(Stored data):
- - - -

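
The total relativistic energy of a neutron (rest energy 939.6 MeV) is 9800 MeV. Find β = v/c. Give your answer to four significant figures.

0.9954

Total energy E = γmc² gives γ = 9800/939.6 = 10.43.
Hence β = √(1 − 1/γ²) = √(1 − 0.00919245) = √0.99080755 = 0.9954.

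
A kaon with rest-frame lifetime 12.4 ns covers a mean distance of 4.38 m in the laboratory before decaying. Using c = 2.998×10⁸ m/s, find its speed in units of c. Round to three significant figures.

Lab distance = (lab lifetime)·v = γτ·βc, so βγ = d/(cτ) = 4.380/(2.998×10⁸ × 1.240×10^-8) = 1.1782.
With βγ = 1.1782: γ² = 1 + (βγ)² = 2.38816, and β = (βγ)/γ = 1.1782/1.54537 = 0.762.

0.762c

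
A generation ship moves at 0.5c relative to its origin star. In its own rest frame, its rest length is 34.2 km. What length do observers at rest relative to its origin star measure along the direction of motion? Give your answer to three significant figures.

29.6 km

Lorentz factor: γ = (1 − 0.25)^(−1/2) = 1.1547.
Along the direction of motion the measured length is L₀/γ = 34.2/1.1547 = 29.6 km.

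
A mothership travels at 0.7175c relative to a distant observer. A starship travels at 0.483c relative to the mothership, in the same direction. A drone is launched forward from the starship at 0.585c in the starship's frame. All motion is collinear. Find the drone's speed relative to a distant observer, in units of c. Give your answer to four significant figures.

0.9704c

Apply u = (u'+v)/(1+u'v) twice. Drone in the mothership frame: (0.585+0.483)/(1+0.585·0.483) = 1.068/1.282555 = 0.83271c.
That velocity, transformed to the rest frame of a distant observer: (0.83271+0.7175)/(1+0.83271·0.7175) = 1.55021/1.597469425 = 0.97042c.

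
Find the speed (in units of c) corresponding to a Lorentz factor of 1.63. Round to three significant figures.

β = √(1 − 1/γ²) = √(1 − 1/2.6569) = √0.623622 = 0.790.

0.790c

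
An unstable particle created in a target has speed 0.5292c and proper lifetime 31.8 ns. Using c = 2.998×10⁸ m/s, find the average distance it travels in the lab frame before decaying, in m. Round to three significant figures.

5.95 m

With β = 0.5292, γ = 1/√(1 − 0.5292²) = 1/√0.71994736 = 1.1786.
Lab-frame lifetime: Δt = γτ = 1.1786 × 31.8 ns = 37.479 ns.
Distance: d = vΔt = 0.5292 × 2.998×10⁸ m/s × 3.7479×10^-8 s = 5.95 m.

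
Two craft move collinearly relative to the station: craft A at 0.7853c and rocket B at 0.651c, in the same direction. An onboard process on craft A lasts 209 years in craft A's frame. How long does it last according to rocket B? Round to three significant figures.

Transform craft A's velocity into rocket B's frame: (0.7853 − 0.651)/(1 − 0.7853·0.651) = 0.1343/0.4887697, so the relative speed is 0.27477c.
At |u| = 0.27477c, γ = (1 − 0.0754986)^(−1/2) = 1.04.
Craft A's interval is proper; time dilation gives Δt_B = γΔτ = 1.04 × 209 years = 217 years.

217 years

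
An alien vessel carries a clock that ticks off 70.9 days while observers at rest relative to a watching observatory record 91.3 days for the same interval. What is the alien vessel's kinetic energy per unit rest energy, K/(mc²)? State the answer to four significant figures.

0.2877

The time-dilation ratio gives γ = 91.3/70.9 = 1.28773.
Since K = (γ−1)mc², K/(mc²) = 1.28773 − 1 = 0.2877.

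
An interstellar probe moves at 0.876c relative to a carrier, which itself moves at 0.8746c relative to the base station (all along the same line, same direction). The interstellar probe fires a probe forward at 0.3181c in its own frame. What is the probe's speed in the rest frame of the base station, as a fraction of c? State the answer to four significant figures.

Compose velocities in two stages. Stage 1 (into S'): u₁ = (0.3181+0.876)/(1+0.3181×0.876) = 0.93387.
Stage 2 (into S): u = (0.93387+0.8746)/(1+0.93387×0.8746) = 0.99544, so the speed is 0.9954c.

0.9954c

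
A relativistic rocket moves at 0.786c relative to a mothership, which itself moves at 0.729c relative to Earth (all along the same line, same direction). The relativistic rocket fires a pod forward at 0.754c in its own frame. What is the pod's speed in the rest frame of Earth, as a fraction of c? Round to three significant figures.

Compose velocities in two stages. Stage 1 (into S'): u₁ = (0.754+0.786)/(1+0.754×0.786) = 0.96695.
Stage 2 (into S): u = (0.96695+0.729)/(1+0.96695×0.729) = 0.99475, so the speed is 0.995c.

0.995c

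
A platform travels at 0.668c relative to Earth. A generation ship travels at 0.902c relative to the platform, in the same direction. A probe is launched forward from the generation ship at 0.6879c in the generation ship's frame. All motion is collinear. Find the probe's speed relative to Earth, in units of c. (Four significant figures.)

0.9962c

Apply u = (u'+v)/(1+u'v) twice. Probe in the platform frame: (0.6879+0.902)/(1+0.6879·0.902) = 1.5899/1.6204858 = 0.98113c.
That velocity, transformed to the rest frame of Earth: (0.98113+0.668)/(1+0.98113·0.668) = 1.64913/1.65539484 = 0.99622c.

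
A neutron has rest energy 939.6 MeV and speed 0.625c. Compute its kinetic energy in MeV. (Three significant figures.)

Lorentz factor: γ = (1 − 0.390625)^(−1/2) = 1.28103.
Kinetic energy: K = (γ − 1)mc² = (1.28103 − 1) × 939.6 MeV = 0.28103 × 939.6 = 264 MeV.

264 MeV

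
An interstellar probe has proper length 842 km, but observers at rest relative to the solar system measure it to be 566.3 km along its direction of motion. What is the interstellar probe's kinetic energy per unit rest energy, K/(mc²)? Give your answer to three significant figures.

0.487

γ = L₀/L = 842/566.3 = 1.48684.
Since K = (γ−1)mc², K/(mc²) = 1.48684 − 1 = 0.487.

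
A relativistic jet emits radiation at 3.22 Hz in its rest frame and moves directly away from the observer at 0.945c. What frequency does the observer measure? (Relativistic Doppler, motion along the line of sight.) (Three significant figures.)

0.541 Hz

Relativistic Doppler (source moving away): f_obs = f_src · √((1−β)/(1+β)).
With β = 0.945: factor = √(0.055/1.945) = 0.16816.
f_obs = 3.22 × 0.16816 = 0.541 Hz.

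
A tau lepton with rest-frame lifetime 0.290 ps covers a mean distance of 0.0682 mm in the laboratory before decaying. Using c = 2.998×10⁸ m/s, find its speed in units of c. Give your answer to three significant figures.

Lab distance = (lab lifetime)·v = γτ·βc, so βγ = d/(cτ) = 6.820×10^-5/(2.998×10⁸ × 2.900×10^-13) = 0.78443.
With βγ = 0.78443: γ² = 1 + (βγ)² = 1.61533, and β = (βγ)/γ = 0.78443/1.27096 = 0.617.

0.617c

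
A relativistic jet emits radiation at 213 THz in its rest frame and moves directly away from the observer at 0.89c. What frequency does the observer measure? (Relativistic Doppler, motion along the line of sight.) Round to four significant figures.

51.39 THz

Relativistic Doppler (source moving away): f_obs = f_src · √((1−β)/(1+β)).
With β = 0.89: factor = √(0.11/1.89) = 0.24125.
f_obs = 213 × 0.24125 = 51.39 THz.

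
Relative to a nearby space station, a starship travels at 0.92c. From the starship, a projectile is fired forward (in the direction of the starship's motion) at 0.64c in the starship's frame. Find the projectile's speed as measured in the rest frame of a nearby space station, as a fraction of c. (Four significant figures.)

0.9819c

In units of c, u = (u' + v)/(1 + u'v) with u' = 0.64 and v = 0.92.
Numerator: 0.64 + 0.92 = 1.56. Denominator: 1 + (0.64)(0.92) = 1.5888.
u = 1.56/1.5888 = 0.98187, so the speed is 0.9819c.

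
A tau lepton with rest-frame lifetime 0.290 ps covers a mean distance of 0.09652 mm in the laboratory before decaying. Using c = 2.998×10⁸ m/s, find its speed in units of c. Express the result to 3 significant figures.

0.743c

Let x = d/(cτ) = 9.652×10^-5 m / (2.998×10⁸ m/s × 2.900×10^-13 s) = 1.1102. Since d = βγcτ, x = βγ = β/√(1−β²).
Solving: β² = x²/(1+x²) = 1.23254/2.23254 = 0.55208, so β = 0.743.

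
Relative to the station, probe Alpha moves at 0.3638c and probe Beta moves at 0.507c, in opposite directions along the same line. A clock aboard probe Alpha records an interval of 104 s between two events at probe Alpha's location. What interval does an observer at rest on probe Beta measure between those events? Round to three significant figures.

The velocity of probe Alpha relative to probe Beta is (0.3638 + 0.507)c / (1 + 0.3638×0.507) = 0.7352c; relative speed 0.7352c.
γ for this relative speed: γ = 1/√(1 − 0.540519) = 1.4753.
Probe Alpha's interval is proper; time dilation gives Δt_B = γΔτ = 1.4753 × 104 s = 153 s.

153 s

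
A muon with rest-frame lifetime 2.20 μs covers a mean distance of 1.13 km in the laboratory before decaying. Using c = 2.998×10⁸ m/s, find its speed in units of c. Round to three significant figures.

0.864c

Let x = d/(cτ) = 1130 m / (2.998×10⁸ m/s × 2.200×10^-6 s) = 1.7133. Since d = βγcτ, x = βγ = β/√(1−β²).
Solving: β² = x²/(1+x²) = 2.9354/3.9354 = 0.745896, so β = 0.864.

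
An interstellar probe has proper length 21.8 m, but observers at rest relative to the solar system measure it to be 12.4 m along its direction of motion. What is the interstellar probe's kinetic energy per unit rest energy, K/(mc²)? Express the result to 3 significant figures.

0.758

From L = L₀/γ: γ = 21.8/12.4 = 1.75806.
Since K = (γ−1)mc², K/(mc²) = 1.75806 − 1 = 0.758.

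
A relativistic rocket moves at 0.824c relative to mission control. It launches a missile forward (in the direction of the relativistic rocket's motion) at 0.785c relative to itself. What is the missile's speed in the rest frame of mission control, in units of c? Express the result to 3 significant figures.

In units of c, u = (u' + v)/(1 + u'v) with u' = 0.785 and v = 0.824.
Numerator: 0.785 + 0.824 = 1.609. Denominator: 1 + (0.785)(0.824) = 1.64684.
u = 1.609/1.64684 = 0.97702, so the speed is 0.977c.

0.977c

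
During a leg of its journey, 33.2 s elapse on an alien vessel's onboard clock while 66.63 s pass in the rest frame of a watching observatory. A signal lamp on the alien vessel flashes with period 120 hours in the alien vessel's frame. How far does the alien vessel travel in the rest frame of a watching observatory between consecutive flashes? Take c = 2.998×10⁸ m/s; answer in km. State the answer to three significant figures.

From Δt = γΔτ: γ = 66.63/33.2 = 2.00693.
β = √(1 − 1/γ²) = 0.86702. Lab-frame period = γτ = 2.00693×120 hours = 240.83 hours. Distance = βc × γτ = 0.86702 × 2.998×10⁸ m/s × 866988 s = 2.2536×10^14 m = 2.25×10^11 km.

2.25×10^11 km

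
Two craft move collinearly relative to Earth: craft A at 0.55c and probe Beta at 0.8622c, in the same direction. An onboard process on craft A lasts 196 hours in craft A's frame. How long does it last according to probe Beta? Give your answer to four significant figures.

243.6 hours

Speed of craft A in probe Beta's frame: u = (v_A − v_B)/(1 − v_A v_B/c²) = (0.55 − 0.8622)/(1 − 0.55×0.8622) = −0.3122/0.52579 = −0.59377; |u| = 0.59377c.
At |u| = 0.59377c, γ = (1 − 0.352563)^(−1/2) = 1.2428.
Craft A's interval is proper; time dilation gives Δt_B = γΔτ = 1.2428 × 196 hours = 243.6 hours.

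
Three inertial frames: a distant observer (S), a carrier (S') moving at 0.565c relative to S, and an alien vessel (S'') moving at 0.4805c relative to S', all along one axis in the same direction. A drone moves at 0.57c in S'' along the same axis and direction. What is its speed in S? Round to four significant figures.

0.9480c

Apply u = (u'+v)/(1+u'v) twice. Drone in the carrier frame: (0.57+0.4805)/(1+0.57·0.4805) = 1.0505/1.273885 = 0.82464c.
That velocity, transformed to the rest frame of a distant observer: (0.82464+0.565)/(1+0.82464·0.565) = 1.38964/1.4659216 = 0.94796c.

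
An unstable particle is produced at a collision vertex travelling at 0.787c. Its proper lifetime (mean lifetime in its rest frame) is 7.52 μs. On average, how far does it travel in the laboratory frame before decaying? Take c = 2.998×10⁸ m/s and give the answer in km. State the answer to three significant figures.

2.88 km

With β = 0.787, γ = 1/√(1 − 0.787²) = 1/√0.380631 = 1.6209.
Lab-frame lifetime: Δt = γτ = 1.6209 × 7.52 μs = 12.189 μs.
Distance: d = vΔt = 0.787 × 2.998×10⁸ m/s × 1.2189×10^-5 s = 2880 m = 2.88 km.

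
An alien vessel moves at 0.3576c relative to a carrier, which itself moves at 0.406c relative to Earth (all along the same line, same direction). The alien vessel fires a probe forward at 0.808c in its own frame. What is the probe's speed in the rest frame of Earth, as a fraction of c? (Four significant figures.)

0.9584c

Compose velocities in two stages. Stage 1 (into S'): u₁ = (0.808+0.3576)/(1+0.808×0.3576) = 0.90431.
Stage 2 (into S): u = (0.90431+0.406)/(1+0.90431×0.406) = 0.95842, so the speed is 0.9584c.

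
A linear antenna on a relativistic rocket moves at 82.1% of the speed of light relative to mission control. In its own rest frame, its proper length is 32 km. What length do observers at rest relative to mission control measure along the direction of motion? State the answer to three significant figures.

γ = 1/√(1 − β²) = 1/√(1 − 0.674041) = 1/√0.325959 = 1/0.570928 = 1.7515.
Length contraction: L = L₀/γ = 32/1.7515 = 18.3 km.

18.3 km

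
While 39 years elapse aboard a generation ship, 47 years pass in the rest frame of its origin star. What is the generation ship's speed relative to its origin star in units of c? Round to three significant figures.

γ = Δt/Δτ = 47/39 = 1.2051.
β = √(1 − 1/γ²) = √(1 − 0.688579) = √0.311421 = 0.558.

0.558c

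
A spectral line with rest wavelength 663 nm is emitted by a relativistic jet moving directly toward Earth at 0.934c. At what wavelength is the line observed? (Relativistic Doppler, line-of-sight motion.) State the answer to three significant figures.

Relativistic Doppler for wavelength: λ_obs = λ_src · √((1−β)/(1+β)).
With β = 0.934: factor = √(0.066/1.934) = 0.18473.
λ_obs = 663 × 0.18473 = 122 nm.

122 nm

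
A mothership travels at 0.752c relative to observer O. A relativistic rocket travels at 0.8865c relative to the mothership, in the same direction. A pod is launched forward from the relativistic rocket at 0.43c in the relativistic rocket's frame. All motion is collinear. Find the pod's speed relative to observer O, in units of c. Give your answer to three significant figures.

0.993c

Apply u = (u'+v)/(1+u'v) twice. Pod in the mothership frame: (0.43+0.8865)/(1+0.43·0.8865) = 1.3165/1.381195 = 0.95316c.
That velocity, transformed to the rest frame of observer O: (0.95316+0.752)/(1+0.95316·0.752) = 1.70516/1.71677632 = 0.99323c.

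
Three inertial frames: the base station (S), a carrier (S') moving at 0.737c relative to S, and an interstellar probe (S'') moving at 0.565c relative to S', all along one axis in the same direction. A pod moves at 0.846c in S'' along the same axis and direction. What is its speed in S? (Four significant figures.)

Apply u = (u'+v)/(1+u'v) twice. Pod in the carrier frame: (0.846+0.565)/(1+0.846·0.565) = 1.411/1.47799 = 0.95467c.
That velocity, transformed to the rest frame of the base station: (0.95467+0.737)/(1+0.95467·0.737) = 1.69167/1.70359179 = 0.993c.

0.9930c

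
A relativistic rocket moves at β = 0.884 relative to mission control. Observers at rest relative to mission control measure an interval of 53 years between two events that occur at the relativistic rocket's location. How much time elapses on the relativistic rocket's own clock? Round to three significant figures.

With β = 0.884, γ = 1/√(1 − 0.884²) = 1/√0.218544 = 2.1391.
The moving clock records proper time: Δτ = Δt/γ = 53/2.1391 = 24.8 years.

24.8 years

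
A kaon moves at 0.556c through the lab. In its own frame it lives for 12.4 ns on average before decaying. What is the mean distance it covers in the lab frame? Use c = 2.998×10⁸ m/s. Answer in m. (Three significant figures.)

γ = 1/√(1 − β²) = 1/√(1 − 0.309136) = 1/√0.690864 = 1/0.831182 = 1.2031.
Lab-frame lifetime: Δt = γτ = 1.2031 × 12.4 ns = 14.918 ns.
Distance: d = vΔt = 0.556 × 2.998×10⁸ m/s × 1.4918×10^-8 s = 2.49 m.

2.49 m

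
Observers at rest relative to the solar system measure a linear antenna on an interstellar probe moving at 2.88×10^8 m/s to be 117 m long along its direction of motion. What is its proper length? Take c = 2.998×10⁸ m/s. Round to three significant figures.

421 m

β = v/c = (2.88×10^8 m/s)/(2.998×10⁸ m/s) = 0.96064.
γ = 1/√(1 − β²) = 1/√(1 − 0.9228292096) = 1/√0.0771707904 = 1/0.277796 = 3.5998.
Proper length: L₀ = γ·L = 3.5998 × 117 = 421 m.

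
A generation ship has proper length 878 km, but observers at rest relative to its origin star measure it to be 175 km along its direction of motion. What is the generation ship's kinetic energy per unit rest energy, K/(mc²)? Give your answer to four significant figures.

Length contraction gives γ = L₀/L = 878/175 = 5.01714.
Since K = (γ−1)mc², K/(mc²) = 5.01714 − 1 = 4.017.

4.017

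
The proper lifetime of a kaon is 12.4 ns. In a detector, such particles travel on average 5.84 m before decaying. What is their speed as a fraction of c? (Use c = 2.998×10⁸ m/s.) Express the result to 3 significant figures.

d = βγcτ ⇒ βγ = d/(cτ) = 5.840 m / (3.71752 m) = 1.5709.
β = (βγ)/√(1+(βγ)²) = 1.5709/√3.46773 = 0.844.

0.844c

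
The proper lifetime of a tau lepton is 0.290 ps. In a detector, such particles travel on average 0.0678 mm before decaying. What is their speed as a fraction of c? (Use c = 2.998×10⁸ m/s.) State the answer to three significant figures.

0.615c

Lab distance = (lab lifetime)·v = γτ·βc, so βγ = d/(cτ) = 6.780×10^-5/(2.998×10⁸ × 2.900×10^-13) = 0.77983.
With βγ = 0.77983: γ² = 1 + (βγ)² = 1.608135, and β = (βγ)/γ = 0.77983/1.26812 = 0.615.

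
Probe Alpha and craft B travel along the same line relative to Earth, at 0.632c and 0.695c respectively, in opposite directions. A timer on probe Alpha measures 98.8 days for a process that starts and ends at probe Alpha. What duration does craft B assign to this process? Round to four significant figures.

Transform probe Alpha's velocity into craft B's frame: (0.632 + 0.695)/(1 + 0.632·0.695) = 1.327/1.43924, so the relative speed is 0.92201c.
γ for this relative speed: γ = 1/√(1 − 0.850102) = 2.5829.
The clock on probe Alpha records proper time, so craft B measures Δt = γΔτ = 2.5829 × 98.8 = 255.2 days.

255.2 days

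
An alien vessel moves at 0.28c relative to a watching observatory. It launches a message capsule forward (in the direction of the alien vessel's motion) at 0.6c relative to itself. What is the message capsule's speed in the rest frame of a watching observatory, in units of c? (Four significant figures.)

Relativistic velocity addition: u = (u' + v)/(1 + u'v/c²), with u' = 0.6c and v = 0.28c.
Numerator: 0.6 + 0.28 = 0.88. Denominator: 1 + (0.6)(0.28) = 1.168.
u = 0.88/1.168 = 0.75342, so the speed is 0.7534c.

0.7534c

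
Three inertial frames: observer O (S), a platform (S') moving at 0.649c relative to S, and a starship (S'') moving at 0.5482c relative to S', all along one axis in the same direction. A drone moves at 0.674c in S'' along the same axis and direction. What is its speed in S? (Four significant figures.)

Compose velocities in two stages. Stage 1 (into S'): u₁ = (0.674+0.5482)/(1+0.674×0.5482) = 0.89245.
Stage 2 (into S): u = (0.89245+0.649)/(1+0.89245×0.649) = 0.9761, so the speed is 0.9761c.

0.9761c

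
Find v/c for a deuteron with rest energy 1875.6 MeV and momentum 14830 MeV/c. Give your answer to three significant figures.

0.992

βγ = pc/(mc²) = 14830/1875.6 = 7.9068.
Since γ² = 1 + (βγ)² = 63.5175, γ = √63.5175 = 7.96979, and β = (βγ)/γ = 7.9068/7.96979 = 0.992.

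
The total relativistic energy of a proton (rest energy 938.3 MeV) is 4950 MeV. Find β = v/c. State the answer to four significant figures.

0.9819

γ = E/(mc²) = 4950/938.3 = 5.2755.
β = √(1 − 1/γ²) = √(1 − 0.0359313) = √0.9640687 = 0.9819.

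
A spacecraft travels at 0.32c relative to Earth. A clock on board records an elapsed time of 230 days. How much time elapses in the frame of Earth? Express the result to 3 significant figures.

Lorentz factor: γ = (1 − 0.1024)^(−1/2) = 1.0555.
The onboard clock measures proper time, so the interval in the rest frame of Earth is dilated: Δt = γ·Δτ = 1.0555 × 230 days = 243 days.

243 days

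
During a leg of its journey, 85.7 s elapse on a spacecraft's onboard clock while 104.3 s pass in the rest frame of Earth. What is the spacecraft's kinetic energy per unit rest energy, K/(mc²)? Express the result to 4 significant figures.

γ = Δt/Δτ = 104.3/85.7 = 1.21704.
K/(mc²) = γ − 1 = 1.21704 − 1 = 0.2170.

0.2170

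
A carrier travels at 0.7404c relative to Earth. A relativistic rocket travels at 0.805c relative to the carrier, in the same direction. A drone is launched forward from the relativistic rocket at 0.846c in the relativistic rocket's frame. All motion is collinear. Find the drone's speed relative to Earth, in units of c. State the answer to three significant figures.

Apply u = (u'+v)/(1+u'v) twice. Drone in the carrier frame: (0.846+0.805)/(1+0.846·0.805) = 1.651/1.68103 = 0.98214c.
That velocity, transformed to the rest frame of Earth: (0.98214+0.7404)/(1+0.98214·0.7404) = 1.72254/1.727176456 = 0.99732c.

0.997c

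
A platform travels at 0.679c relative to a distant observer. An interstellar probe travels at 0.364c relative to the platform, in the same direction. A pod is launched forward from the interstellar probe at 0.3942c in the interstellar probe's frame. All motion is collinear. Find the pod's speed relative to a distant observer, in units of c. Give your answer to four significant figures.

First combine the pod and interstellar probe (S''→S'): u₁ = (0.3942 + 0.364)/(1 + 0.3942×0.364) = 0.7582/1.1434888 = 0.66306.
Then combine with the platform (S'→S): u = (0.66306 + 0.679)/(1 + 0.66306×0.679) = 1.34206/1.45021774 = 0.92542.

0.9254c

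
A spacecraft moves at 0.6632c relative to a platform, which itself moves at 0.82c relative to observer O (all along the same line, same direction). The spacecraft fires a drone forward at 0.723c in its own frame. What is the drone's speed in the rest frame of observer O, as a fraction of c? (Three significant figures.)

0.994c

First combine the drone and spacecraft (S''→S'): u₁ = (0.723 + 0.6632)/(1 + 0.723×0.6632) = 1.3862/1.4794936 = 0.93694.
Then combine with the platform (S'→S): u = (0.93694 + 0.82)/(1 + 0.93694×0.82) = 1.75694/1.7682908 = 0.99358.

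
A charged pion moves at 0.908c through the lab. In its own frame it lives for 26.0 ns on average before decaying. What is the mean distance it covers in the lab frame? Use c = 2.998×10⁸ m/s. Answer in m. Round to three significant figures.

16.9 m

β² = 0.824464, so γ = 1/√0.175536 = 2.3868.
Lab-frame lifetime: Δt = γτ = 2.3868 × 26.0 ns = 62.057 ns.
Distance: d = vΔt = 0.908 × 2.998×10⁸ m/s × 6.2057×10^-8 s = 16.9 m.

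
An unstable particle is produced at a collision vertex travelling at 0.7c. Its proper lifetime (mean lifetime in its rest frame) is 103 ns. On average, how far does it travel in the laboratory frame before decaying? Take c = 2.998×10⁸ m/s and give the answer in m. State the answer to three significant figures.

30.3 m

β² = 0.49, so γ = 1/√0.51 = 1.4003.
Lab-frame lifetime: Δt = γτ = 1.4003 × 103 ns = 144.23 ns.
Distance: d = vΔt = 0.7 × 2.998×10⁸ m/s × 1.4423×10^-7 s = 30.3 m.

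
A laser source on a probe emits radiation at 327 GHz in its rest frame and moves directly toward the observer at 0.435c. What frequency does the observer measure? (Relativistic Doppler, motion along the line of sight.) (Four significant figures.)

521.1 GHz

Relativistic Doppler (source moving toward): f_obs = f_src · √((1+β)/(1−β)).
With β = 0.435: factor = √(1.435/0.565) = 1.5937.
f_obs = 327 × 1.5937 = 521.1 GHz.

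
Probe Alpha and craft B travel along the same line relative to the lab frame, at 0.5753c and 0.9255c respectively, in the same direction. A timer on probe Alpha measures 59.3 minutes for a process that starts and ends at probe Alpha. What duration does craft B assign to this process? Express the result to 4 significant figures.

The velocity of probe Alpha relative to craft B is (0.5753 − 0.9255)c / (1 − 0.5753×0.9255) = −0.749c; relative speed 0.749c.
γ for this relative speed: γ = 1/√(1 − 0.561001) = 1.5093.
The clock on probe Alpha records proper time, so craft B measures Δt = γΔτ = 1.5093 × 59.3 = 89.50 minutes.

89.50 minutes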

- - - -

(Task brief):
The line with "process? Express the result to 4 significant figures." marks where to start. Transcribe from there through the final line of the records, exactly and with nothing added.

(Your solution):
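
Probe Alpha and craft B travel along the same line relative to the lab frame, at 0.5753c and 0.9255c respectively, in the same direction. A timer on probe Alpha measures 59.3 minutes for a process that starts and ends at probe Alpha. What duration does craft B assign to this process? Express the result to 4 significant figures.

The velocity of probe Alpha relative to craft B is (0.5753 − 0.9255)c / (1 − 0.5753×0.9255) = −0.749c; relative speed 0.749c.
γ for this relative speed: γ = 1/√(1 − 0.561001) = 1.5093.
The clock on probe Alpha records proper time, so craft B measures Δt = γΔτ = 1.5093 × 59.3 = 89.50 minutes.

89.50 minutes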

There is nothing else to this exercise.